(Dataset records)
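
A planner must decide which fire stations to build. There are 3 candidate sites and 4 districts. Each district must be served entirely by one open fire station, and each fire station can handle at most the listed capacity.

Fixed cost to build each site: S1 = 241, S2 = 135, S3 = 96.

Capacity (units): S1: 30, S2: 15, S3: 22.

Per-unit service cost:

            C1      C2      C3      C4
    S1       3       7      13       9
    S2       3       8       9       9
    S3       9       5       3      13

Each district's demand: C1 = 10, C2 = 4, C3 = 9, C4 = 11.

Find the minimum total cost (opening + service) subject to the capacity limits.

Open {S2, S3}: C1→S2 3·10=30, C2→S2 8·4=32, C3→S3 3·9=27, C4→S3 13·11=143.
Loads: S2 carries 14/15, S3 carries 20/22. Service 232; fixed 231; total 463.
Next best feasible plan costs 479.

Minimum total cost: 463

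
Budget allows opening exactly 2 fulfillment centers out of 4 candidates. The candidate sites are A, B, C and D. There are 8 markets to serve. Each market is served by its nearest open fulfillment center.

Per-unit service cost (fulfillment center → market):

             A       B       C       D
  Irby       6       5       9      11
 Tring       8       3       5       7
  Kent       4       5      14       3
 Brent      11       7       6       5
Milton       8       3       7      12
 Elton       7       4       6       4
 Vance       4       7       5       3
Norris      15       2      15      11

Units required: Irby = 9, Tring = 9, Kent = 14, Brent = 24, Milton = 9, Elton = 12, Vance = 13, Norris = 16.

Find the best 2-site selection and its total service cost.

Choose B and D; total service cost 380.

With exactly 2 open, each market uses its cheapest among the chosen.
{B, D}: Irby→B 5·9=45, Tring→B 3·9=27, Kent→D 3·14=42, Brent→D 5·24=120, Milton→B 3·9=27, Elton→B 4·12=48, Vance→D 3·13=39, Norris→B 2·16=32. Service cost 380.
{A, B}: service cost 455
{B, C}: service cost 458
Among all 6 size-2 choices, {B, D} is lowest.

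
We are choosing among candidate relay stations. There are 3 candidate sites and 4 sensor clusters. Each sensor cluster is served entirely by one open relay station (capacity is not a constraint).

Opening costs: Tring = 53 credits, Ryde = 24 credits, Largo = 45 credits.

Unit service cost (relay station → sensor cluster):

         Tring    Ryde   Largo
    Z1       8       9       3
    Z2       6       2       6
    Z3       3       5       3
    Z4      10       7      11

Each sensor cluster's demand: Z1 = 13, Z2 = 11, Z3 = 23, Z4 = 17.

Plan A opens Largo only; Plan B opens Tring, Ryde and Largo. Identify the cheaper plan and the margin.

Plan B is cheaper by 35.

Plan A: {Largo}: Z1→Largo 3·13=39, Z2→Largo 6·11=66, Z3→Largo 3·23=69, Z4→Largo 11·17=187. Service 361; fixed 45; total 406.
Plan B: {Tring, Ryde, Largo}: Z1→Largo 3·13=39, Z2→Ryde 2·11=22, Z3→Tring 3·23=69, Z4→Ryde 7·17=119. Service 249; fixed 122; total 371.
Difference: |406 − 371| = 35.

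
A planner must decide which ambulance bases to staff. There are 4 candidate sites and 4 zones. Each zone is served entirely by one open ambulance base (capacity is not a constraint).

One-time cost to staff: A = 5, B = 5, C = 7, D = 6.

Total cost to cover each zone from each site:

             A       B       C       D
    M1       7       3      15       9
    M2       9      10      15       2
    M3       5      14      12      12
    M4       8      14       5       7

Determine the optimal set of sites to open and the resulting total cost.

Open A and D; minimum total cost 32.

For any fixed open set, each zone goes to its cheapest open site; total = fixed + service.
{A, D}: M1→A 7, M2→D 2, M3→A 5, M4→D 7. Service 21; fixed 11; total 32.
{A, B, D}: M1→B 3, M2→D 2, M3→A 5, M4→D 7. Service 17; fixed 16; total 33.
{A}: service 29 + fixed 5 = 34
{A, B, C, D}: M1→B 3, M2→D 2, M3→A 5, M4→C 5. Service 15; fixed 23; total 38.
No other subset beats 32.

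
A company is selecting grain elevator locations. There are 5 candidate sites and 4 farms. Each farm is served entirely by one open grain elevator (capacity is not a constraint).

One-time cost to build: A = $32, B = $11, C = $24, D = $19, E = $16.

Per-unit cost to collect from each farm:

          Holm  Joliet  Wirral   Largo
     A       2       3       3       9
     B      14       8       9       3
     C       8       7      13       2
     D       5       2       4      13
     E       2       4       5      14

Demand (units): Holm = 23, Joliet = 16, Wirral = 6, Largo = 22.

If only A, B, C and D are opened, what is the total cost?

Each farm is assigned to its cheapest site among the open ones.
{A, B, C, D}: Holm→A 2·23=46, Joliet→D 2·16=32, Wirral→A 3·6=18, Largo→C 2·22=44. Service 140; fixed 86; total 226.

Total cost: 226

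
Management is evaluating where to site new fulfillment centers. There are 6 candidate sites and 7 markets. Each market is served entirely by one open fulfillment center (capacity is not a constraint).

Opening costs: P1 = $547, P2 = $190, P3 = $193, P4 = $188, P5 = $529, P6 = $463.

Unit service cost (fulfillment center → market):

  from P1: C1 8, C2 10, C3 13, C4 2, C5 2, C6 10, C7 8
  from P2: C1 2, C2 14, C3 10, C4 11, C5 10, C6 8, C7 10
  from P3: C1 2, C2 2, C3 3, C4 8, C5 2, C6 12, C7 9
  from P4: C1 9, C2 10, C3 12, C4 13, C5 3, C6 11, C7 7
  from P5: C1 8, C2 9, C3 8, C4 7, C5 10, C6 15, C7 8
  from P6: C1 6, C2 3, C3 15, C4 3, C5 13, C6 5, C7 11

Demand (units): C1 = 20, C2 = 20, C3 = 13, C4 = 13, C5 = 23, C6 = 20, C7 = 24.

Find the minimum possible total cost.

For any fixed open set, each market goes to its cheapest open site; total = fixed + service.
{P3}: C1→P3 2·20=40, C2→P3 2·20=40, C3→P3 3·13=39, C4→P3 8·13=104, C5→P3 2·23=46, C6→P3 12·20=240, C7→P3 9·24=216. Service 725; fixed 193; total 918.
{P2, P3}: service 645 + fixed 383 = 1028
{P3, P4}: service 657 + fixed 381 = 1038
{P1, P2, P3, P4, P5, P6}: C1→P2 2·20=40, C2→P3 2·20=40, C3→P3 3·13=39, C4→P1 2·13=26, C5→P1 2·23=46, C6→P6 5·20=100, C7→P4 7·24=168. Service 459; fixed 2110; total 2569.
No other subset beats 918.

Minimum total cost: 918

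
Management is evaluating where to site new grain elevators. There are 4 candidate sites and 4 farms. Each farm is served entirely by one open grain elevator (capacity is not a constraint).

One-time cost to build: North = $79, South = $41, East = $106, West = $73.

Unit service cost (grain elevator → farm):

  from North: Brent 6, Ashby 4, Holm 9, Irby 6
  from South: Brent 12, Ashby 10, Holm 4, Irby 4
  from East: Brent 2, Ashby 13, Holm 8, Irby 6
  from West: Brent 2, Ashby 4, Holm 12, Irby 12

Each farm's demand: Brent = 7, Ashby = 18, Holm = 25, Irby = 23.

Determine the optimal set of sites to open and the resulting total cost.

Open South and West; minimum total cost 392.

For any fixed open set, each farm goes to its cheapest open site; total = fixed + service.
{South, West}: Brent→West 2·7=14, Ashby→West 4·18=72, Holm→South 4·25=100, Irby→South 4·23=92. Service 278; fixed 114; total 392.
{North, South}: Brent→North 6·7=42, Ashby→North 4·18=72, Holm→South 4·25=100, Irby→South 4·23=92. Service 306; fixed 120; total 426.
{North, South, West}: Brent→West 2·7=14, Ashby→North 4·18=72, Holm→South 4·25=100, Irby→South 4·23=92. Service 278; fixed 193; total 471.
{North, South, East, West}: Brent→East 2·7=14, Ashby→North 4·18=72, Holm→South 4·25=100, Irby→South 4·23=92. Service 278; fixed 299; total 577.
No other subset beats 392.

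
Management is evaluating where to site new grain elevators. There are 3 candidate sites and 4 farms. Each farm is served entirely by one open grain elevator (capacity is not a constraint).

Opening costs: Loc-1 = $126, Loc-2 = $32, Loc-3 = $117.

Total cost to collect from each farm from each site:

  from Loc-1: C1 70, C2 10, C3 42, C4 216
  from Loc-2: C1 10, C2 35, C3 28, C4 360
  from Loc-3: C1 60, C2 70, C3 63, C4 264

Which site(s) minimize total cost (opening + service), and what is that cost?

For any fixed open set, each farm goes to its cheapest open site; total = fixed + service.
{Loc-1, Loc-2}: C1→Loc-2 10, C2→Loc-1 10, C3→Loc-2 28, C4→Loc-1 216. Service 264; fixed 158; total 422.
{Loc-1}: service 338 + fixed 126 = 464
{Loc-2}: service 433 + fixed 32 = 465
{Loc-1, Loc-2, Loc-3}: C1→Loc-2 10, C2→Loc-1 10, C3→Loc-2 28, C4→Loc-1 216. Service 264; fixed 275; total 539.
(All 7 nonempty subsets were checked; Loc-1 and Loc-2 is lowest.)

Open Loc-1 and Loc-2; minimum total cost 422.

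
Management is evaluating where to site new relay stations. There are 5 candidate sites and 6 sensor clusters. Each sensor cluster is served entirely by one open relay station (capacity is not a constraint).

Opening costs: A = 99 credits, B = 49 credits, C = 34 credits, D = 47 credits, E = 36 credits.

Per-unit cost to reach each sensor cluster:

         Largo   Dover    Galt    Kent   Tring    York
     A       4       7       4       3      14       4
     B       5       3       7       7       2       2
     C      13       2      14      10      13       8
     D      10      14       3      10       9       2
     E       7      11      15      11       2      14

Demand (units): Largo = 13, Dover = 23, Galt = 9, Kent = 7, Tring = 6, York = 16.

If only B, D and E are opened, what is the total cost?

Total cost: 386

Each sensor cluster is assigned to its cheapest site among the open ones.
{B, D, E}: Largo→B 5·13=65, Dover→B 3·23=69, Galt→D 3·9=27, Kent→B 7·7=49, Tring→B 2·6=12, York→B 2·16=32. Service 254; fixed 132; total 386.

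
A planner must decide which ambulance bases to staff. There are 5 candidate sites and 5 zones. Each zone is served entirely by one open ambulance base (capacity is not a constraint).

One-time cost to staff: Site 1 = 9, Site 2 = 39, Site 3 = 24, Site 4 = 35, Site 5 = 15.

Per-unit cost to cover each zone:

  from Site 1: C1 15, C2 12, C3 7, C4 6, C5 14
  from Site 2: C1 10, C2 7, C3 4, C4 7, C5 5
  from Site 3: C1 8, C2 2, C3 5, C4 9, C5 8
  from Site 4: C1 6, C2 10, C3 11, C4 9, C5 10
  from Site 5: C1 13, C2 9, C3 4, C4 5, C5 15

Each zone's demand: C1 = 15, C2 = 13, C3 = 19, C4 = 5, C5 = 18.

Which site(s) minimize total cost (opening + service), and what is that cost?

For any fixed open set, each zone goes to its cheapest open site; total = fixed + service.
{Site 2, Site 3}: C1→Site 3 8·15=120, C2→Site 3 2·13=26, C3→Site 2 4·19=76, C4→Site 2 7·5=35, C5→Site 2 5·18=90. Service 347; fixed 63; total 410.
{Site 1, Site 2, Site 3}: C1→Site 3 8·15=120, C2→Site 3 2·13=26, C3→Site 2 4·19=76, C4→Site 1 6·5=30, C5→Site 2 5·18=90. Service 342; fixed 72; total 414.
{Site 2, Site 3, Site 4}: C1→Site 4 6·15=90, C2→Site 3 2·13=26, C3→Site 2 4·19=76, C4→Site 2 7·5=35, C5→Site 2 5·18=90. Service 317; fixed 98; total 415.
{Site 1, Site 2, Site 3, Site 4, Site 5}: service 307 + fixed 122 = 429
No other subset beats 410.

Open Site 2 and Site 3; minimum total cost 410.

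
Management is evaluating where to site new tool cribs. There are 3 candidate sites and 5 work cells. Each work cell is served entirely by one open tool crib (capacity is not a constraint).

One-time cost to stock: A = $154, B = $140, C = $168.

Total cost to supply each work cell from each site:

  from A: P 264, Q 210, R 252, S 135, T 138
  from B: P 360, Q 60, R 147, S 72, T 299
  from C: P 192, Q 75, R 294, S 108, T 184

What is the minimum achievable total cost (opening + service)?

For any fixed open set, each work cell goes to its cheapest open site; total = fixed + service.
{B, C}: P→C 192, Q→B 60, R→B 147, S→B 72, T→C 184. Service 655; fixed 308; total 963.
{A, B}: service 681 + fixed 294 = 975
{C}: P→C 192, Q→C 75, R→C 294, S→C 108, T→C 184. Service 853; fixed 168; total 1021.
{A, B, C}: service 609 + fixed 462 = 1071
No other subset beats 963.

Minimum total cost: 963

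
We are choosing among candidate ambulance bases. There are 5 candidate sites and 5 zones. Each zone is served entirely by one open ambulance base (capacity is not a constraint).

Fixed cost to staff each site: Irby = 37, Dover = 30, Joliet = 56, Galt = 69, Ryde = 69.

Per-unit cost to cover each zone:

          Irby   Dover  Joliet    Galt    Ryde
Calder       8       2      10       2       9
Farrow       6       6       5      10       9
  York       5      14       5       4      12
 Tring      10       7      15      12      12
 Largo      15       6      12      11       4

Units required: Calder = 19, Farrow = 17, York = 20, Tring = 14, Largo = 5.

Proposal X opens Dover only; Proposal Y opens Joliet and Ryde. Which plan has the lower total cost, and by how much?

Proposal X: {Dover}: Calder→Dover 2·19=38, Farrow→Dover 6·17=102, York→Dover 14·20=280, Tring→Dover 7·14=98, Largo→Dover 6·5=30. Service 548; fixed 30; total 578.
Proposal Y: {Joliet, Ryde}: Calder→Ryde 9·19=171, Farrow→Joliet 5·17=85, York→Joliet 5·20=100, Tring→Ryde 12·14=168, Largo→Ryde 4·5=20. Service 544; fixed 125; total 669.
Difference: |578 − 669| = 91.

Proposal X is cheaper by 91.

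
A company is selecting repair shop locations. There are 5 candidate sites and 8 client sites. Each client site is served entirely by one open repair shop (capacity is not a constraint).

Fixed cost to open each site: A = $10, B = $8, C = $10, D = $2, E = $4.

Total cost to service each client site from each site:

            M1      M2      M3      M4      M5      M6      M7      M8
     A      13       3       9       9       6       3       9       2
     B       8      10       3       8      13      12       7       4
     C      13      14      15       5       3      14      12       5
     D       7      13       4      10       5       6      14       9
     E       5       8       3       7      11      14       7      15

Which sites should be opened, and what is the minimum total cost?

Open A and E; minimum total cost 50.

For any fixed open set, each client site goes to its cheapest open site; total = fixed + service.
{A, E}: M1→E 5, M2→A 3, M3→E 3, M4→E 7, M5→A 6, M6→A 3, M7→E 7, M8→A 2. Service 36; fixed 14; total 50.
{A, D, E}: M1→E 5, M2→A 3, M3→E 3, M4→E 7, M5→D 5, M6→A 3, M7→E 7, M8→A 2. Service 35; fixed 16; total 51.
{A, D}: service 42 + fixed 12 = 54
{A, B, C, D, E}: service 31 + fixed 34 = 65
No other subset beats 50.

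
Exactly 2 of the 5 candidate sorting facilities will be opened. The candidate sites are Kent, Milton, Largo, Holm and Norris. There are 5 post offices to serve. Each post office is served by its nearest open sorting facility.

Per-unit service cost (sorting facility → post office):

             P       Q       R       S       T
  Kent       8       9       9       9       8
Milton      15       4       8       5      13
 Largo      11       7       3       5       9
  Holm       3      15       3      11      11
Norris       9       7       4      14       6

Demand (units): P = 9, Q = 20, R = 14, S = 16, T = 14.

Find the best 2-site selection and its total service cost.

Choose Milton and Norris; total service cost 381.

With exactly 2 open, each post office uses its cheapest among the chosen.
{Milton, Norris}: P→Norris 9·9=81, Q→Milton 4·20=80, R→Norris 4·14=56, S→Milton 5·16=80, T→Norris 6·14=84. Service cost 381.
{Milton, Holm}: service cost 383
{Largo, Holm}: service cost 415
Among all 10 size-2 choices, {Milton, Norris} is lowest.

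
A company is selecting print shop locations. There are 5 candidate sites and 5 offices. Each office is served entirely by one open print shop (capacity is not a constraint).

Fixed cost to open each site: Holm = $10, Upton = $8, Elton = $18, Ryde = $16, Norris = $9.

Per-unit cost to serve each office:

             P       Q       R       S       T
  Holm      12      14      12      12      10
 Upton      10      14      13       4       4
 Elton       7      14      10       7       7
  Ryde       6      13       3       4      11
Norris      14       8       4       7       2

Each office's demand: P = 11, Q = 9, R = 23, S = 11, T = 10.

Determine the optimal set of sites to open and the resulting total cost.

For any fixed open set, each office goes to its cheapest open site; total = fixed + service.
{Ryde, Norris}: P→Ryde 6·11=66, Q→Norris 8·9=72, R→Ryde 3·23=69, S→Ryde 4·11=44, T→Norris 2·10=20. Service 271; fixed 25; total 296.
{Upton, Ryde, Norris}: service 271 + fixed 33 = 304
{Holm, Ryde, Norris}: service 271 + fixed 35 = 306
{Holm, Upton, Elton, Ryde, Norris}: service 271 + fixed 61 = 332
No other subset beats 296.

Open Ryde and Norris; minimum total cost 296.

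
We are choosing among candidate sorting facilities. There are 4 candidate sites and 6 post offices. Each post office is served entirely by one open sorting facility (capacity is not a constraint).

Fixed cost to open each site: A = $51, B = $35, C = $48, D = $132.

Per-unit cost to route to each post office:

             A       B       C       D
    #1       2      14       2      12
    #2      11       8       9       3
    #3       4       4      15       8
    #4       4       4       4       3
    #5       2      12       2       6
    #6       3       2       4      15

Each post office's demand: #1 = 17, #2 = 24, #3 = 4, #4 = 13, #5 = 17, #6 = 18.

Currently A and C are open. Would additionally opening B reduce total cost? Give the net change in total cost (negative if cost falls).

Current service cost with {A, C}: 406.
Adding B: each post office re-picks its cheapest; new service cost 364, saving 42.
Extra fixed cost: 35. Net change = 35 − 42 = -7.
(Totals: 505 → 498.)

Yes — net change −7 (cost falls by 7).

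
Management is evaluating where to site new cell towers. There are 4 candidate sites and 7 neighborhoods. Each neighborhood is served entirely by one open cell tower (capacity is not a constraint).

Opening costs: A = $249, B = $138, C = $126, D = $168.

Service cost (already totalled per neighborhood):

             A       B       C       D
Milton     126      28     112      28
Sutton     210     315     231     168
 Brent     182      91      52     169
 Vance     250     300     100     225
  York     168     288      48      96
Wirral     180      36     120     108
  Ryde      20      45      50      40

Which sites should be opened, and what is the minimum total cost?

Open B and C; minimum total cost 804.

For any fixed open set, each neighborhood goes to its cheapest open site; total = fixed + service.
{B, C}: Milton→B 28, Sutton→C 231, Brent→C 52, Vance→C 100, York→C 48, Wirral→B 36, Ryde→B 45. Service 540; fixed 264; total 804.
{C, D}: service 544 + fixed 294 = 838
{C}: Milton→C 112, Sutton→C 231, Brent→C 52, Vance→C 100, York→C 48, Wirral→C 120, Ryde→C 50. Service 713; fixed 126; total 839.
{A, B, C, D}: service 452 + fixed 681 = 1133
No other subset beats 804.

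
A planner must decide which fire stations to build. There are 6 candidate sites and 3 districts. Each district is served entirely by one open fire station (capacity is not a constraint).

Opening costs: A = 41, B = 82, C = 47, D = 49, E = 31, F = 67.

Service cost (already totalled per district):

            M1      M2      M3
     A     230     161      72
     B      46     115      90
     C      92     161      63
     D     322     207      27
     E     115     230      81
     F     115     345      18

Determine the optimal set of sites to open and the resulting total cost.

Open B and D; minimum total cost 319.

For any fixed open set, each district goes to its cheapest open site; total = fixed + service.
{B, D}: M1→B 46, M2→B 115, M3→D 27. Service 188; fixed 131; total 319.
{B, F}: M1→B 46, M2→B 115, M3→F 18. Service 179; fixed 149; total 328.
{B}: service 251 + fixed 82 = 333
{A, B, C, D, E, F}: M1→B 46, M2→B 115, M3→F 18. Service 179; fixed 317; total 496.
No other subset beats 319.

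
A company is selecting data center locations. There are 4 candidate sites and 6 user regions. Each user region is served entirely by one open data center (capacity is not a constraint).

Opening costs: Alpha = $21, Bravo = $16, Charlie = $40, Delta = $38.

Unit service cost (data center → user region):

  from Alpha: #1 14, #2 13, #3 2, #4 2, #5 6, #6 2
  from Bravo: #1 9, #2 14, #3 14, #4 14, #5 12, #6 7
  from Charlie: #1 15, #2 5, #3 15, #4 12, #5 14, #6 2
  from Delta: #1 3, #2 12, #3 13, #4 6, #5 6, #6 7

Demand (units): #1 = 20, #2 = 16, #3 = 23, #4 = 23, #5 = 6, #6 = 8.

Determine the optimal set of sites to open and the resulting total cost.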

## Exercise aim
In the records above, some lines hold the word "where"; copy each such line.

## Solved exercise
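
Management is evaluating where to site new fulfillment centers. There are 6 candidate sites and 7 markets. Each market is served entirely by one open fulfillment center (capacity is not a constraint).
Management is evaluating where to site new grain elevators. There are 4 candidate sites and 4 farms. Each farm is served entirely by one open grain elevator (capacity is not a constraint).
Management is evaluating where to site new grain elevators. There are 3 candidate sites and 4 farms. Each farm is served entirely by one open grain elevator (capacity is not a constraint).
Management is evaluating where to site new relay stations. There are 5 candidate sites and 6 sensor clusters. Each sensor cluster is served entirely by one open relay station (capacity is not a constraint).
Management is evaluating where to site new tool cribs. There are 3 candidate sites and 5 work cells. Each work cell is served entirely by one open tool crib (capacity is not a constraint).
Management is evaluating where to site new cell towers. There are 4 candidate sites and 7 neighborhoods. Each neighborhood is served entirely by one open cell tower (capacity is not a constraint).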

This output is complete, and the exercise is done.